*** DATA ***
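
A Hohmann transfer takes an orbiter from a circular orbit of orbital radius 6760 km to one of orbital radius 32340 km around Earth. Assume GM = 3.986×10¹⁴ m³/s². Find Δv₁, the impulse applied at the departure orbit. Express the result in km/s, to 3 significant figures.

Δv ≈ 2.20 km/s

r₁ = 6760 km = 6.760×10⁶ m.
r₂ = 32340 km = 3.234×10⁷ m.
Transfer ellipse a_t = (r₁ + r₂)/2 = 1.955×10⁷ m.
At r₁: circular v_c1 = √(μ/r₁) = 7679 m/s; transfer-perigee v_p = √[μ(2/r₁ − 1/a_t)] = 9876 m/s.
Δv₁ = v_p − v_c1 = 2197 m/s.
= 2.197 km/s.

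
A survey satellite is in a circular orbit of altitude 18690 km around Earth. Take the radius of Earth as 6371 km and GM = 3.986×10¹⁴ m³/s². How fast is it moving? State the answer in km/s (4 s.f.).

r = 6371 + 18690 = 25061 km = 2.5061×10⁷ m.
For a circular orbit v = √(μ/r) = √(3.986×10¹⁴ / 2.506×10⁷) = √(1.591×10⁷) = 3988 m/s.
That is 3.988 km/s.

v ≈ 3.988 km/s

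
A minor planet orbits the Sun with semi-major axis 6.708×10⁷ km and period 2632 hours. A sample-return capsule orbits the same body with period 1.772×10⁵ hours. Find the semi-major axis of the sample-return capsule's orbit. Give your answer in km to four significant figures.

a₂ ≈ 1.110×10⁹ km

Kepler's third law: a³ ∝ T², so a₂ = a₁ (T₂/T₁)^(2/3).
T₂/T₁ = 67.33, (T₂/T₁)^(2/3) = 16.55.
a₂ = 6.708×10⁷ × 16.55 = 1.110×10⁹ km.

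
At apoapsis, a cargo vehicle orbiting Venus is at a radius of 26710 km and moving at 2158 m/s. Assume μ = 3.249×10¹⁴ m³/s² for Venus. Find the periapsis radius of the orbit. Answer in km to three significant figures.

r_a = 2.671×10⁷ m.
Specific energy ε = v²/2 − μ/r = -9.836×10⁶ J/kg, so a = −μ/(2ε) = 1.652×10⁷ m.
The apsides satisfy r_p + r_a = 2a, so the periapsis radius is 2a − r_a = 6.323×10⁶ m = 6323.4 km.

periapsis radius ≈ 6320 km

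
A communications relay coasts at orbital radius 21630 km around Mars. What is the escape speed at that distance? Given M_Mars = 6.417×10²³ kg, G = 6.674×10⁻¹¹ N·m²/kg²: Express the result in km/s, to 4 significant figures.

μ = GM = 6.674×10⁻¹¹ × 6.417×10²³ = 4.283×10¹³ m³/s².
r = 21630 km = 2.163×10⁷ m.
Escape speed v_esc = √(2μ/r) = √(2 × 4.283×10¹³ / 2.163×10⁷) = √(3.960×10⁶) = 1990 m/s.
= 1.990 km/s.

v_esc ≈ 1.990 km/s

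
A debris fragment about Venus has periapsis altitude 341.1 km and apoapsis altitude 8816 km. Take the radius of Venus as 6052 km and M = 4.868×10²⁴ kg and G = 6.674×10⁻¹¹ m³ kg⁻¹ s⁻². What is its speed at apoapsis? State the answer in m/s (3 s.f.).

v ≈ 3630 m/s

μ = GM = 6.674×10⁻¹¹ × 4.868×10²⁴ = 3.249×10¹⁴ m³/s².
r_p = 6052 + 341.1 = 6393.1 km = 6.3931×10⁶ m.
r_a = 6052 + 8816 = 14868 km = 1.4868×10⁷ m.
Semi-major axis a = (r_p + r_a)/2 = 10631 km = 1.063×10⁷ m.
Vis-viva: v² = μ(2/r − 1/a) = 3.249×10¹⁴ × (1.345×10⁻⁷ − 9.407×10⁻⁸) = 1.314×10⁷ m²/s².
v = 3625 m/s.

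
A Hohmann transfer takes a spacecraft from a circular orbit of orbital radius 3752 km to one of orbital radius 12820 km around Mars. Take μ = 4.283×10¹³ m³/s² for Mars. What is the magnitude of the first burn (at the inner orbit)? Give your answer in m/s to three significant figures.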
*** End of DATA ***
*** DATA ***
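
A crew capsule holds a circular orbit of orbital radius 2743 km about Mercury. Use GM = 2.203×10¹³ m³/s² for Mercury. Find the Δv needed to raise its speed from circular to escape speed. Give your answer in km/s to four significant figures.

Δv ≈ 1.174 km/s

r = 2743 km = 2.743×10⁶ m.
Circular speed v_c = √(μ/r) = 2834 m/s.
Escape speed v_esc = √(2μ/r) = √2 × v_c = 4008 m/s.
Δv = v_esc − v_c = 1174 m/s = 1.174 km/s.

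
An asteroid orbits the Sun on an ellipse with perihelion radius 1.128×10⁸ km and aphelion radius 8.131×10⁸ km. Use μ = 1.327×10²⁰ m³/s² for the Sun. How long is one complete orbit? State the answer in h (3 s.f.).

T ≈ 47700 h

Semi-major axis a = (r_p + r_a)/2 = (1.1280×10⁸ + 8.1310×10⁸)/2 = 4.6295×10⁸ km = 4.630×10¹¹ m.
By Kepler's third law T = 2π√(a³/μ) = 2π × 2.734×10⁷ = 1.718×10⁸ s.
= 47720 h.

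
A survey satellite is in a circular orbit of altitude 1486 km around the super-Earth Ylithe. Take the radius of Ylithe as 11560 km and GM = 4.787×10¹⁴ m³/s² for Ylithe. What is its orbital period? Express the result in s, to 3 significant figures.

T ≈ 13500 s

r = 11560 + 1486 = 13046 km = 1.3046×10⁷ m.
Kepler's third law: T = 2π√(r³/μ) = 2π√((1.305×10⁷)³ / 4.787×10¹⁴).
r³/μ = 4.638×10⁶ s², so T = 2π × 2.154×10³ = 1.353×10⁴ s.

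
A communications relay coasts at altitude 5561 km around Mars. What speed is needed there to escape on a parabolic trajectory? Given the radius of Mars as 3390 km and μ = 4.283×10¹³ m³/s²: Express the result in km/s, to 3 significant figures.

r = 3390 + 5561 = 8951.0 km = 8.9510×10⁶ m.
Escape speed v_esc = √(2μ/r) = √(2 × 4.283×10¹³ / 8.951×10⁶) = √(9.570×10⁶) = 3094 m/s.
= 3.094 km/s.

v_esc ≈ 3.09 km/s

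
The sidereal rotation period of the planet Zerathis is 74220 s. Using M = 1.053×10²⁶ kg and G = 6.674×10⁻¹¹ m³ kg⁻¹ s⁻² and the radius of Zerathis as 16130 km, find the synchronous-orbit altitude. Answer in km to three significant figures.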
*** End of DATA ***
*** DATA ***
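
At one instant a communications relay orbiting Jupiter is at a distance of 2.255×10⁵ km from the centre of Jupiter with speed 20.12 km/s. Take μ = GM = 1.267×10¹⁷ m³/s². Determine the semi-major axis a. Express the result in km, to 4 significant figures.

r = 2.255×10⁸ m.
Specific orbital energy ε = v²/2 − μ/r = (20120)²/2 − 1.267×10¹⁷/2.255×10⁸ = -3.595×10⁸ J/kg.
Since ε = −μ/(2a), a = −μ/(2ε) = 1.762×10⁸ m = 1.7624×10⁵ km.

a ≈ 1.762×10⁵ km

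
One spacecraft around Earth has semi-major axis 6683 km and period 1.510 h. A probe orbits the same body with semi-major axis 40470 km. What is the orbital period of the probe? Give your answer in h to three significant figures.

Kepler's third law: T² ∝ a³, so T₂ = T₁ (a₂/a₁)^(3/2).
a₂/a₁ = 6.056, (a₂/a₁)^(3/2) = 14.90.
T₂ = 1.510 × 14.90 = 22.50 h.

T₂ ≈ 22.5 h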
*** End of DATA ***
§ **YOUR TASK**
Using the entries above, return exactly the lines from the line with "A communications relay coasts at altitude" to the line with "The sidereal rotation", counting both of those lines.

§ **RESPONSE TO THE TASK**
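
A communications relay coasts at altitude 5561 km around Mars. What speed is needed there to escape on a parabolic trajectory? Given the radius of Mars as 3390 km and μ = 4.283×10¹³ m³/s²: Express the result in km/s, to 3 significant figures.

r = 3390 + 5561 = 8951.0 km = 8.9510×10⁶ m.
Escape speed v_esc = √(2μ/r) = √(2 × 4.283×10¹³ / 8.951×10⁶) = √(9.570×10⁶) = 3094 m/s.
= 3.094 km/s.

v_esc ≈ 3.09 km/s

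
The sidereal rotation period of the planet Zerathis is 74220 s. Using M = 1.053×10²⁶ kg and G = 6.674×10⁻¹¹ m³ kg⁻¹ s⁻² and the radius of Zerathis as 16130 km, find the synchronous-orbit altitude. Answer in km to three significant figures.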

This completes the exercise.